══ Records for the exercise

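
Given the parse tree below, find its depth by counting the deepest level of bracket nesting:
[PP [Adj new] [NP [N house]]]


Count bracket nesting levels:
'[' at pos 0: depth = 1
'[' at pos 4: depth = 2
'[' at pos 14: depth = 2
'[' at pos 18: depth = 3
Maximum depth reached: 3

3


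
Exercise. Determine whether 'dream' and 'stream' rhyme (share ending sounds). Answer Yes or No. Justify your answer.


Rime (stressed vowel + following sounds) of 'dream': -eam = /iːm/
Rime of 'stream': -eam = /iːm/
/iːm/ and /iːm/ are the same ending sound, so the words rhyme.

Yes


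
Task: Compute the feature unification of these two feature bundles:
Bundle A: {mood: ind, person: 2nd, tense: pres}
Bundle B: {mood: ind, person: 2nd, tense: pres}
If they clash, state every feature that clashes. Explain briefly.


Compare features:
mood: A=ind vs B=ind -> unified: ind
person: A=2nd vs B=2nd -> unified: 2nd
tense: A=pres vs B=pres -> unified: pres
No clashes found.

Unified: {mood: ind, person: 2nd, tense: pres}


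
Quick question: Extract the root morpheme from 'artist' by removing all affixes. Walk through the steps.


Remove suffix '-ist' from 'artist' to get root 'art'.

art


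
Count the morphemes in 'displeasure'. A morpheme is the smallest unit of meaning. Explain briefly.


Decomposition: dis- (prefix) + please (root) + -ure (suffix) = 3 morpheme(s)

3 morphemes


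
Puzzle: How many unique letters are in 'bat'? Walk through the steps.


Unique letters in 'bat': {a, b, t} = 3 distinct letters.

3


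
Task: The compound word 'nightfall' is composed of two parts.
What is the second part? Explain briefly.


Split 'nightfall' into 'night' + 'fall'. The second part is 'fall'.

fall


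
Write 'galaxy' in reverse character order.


Reverse 'galaxy' character by character: 'yxalag'.

yxalag


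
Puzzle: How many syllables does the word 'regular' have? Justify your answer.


Break 'regular' into syllables: reg-u-lar -> reg | u | lar = 3 syllables

3 syllables


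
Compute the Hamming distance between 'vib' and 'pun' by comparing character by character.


Alignment:
Position 1: 'v' vs 'p' = DIFFER
Position 2: 'i' vs 'u' = DIFFER
Position 3: 'b' vs 'n' = DIFFER
Total differences: 3

3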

════

* _Work order_:
Reproduce every record that appears above, keeping the wording exact.

* _Response for this exercise_:
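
Given the parse tree below, find its depth by counting the deepest level of bracket nesting:
[PP [Adj new] [NP [N house]]]


Count bracket nesting levels:
'[' at pos 0: depth = 1
'[' at pos 4: depth = 2
'[' at pos 14: depth = 2
'[' at pos 18: depth = 3
Maximum depth reached: 3

3


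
Exercise. Determine whether 'dream' and 'stream' rhyme (share ending sounds). Answer Yes or No. Justify your answer.


Rime (stressed vowel + following sounds) of 'dream': -eam = /iːm/
Rime of 'stream': -eam = /iːm/
/iːm/ and /iːm/ are the same ending sound, so the words rhyme.

Yes


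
Task: Compute the feature unification of these two feature bundles:
Bundle A: {mood: ind, person: 2nd, tense: pres}
Bundle B: {mood: ind, person: 2nd, tense: pres}
If they clash, state every feature that clashes. Explain briefly.


Compare features:
mood: A=ind vs B=ind -> unified: ind
person: A=2nd vs B=2nd -> unified: 2nd
tense: A=pres vs B=pres -> unified: pres
No clashes found.

Unified: {mood: ind, person: 2nd, tense: pres}


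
Quick question: Extract the root morpheme from 'artist' by removing all affixes. Walk through the steps.


Remove suffix '-ist' from 'artist' to get root 'art'.

art


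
Count the morphemes in 'displeasure'. A morpheme is the smallest unit of meaning. Explain briefly.


Decomposition: dis- (prefix) + please (root) + -ure (suffix) = 3 morpheme(s)

3 morphemes


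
Puzzle: How many unique letters are in 'bat'? Walk through the steps.


Unique letters in 'bat': {a, b, t} = 3 distinct letters.

3


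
Task: The compound word 'nightfall' is composed of two parts.
What is the second part? Explain briefly.


Split 'nightfall' into 'night' + 'fall'. The second part is 'fall'.

fall


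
Write 'galaxy' in reverse character order.


Reverse 'galaxy' character by character: 'yxalag'.

yxalag


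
Puzzle: How many syllables does the word 'regular' have? Justify your answer.


Break 'regular' into syllables: reg-u-lar -> reg | u | lar = 3 syllables

3 syllables


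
Compute the Hamming distance between 'vib' and 'pun' by comparing character by character.


Alignment:
Position 1: 'v' vs 'p' = DIFFER
Position 2: 'i' vs 'u' = DIFFER
Position 3: 'b' vs 'n' = DIFFER
Total differences: 3

3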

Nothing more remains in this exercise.